(Stored data entries)
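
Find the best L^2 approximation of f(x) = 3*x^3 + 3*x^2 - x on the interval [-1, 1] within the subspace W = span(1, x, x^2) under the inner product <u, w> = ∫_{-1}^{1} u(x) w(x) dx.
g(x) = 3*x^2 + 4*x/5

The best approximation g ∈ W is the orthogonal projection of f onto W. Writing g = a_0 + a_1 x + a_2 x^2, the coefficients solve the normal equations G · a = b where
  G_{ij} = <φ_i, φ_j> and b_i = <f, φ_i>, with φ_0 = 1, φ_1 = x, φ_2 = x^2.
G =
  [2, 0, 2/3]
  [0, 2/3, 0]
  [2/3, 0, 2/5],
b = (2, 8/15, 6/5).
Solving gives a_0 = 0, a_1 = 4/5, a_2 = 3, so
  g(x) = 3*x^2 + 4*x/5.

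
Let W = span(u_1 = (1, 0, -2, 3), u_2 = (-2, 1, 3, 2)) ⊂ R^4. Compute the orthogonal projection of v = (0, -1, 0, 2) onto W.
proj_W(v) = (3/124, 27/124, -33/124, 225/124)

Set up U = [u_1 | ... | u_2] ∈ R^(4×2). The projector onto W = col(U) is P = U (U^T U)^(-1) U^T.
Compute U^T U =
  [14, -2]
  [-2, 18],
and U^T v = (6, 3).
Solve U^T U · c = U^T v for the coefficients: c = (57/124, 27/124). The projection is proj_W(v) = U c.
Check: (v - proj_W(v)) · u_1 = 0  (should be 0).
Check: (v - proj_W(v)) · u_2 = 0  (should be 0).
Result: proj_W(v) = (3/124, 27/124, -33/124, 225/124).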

**Description of the task:**
Could you print all of the data above once more, unaltered?

**Expected answer:**
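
Find the best L^2 approximation of f(x) = 3*x^3 + 3*x^2 - x on the interval [-1, 1] within the subspace W = span(1, x, x^2) under the inner product <u, w> = ∫_{-1}^{1} u(x) w(x) dx.
g(x) = 3*x^2 + 4*x/5

The best approximation g ∈ W is the orthogonal projection of f onto W. Writing g = a_0 + a_1 x + a_2 x^2, the coefficients solve the normal equations G · a = b where
  G_{ij} = <φ_i, φ_j> and b_i = <f, φ_i>, with φ_0 = 1, φ_1 = x, φ_2 = x^2.
G =
  [2, 0, 2/3]
  [0, 2/3, 0]
  [2/3, 0, 2/5],
b = (2, 8/15, 6/5).
Solving gives a_0 = 0, a_1 = 4/5, a_2 = 3, so
  g(x) = 3*x^2 + 4*x/5.

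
Let W = span(u_1 = (1, 0, -2, 3), u_2 = (-2, 1, 3, 2)) ⊂ R^4. Compute the orthogonal projection of v = (0, -1, 0, 2) onto W.
proj_W(v) = (3/124, 27/124, -33/124, 225/124)

Set up U = [u_1 | ... | u_2] ∈ R^(4×2). The projector onto W = col(U) is P = U (U^T U)^(-1) U^T.
Compute U^T U =
  [14, -2]
  [-2, 18],
and U^T v = (6, 3).
Solve U^T U · c = U^T v for the coefficients: c = (57/124, 27/124). The projection is proj_W(v) = U c.
Check: (v - proj_W(v)) · u_1 = 0  (should be 0).
Check: (v - proj_W(v)) · u_2 = 0  (should be 0).
Result: proj_W(v) = (3/124, 27/124, -33/124, 225/124).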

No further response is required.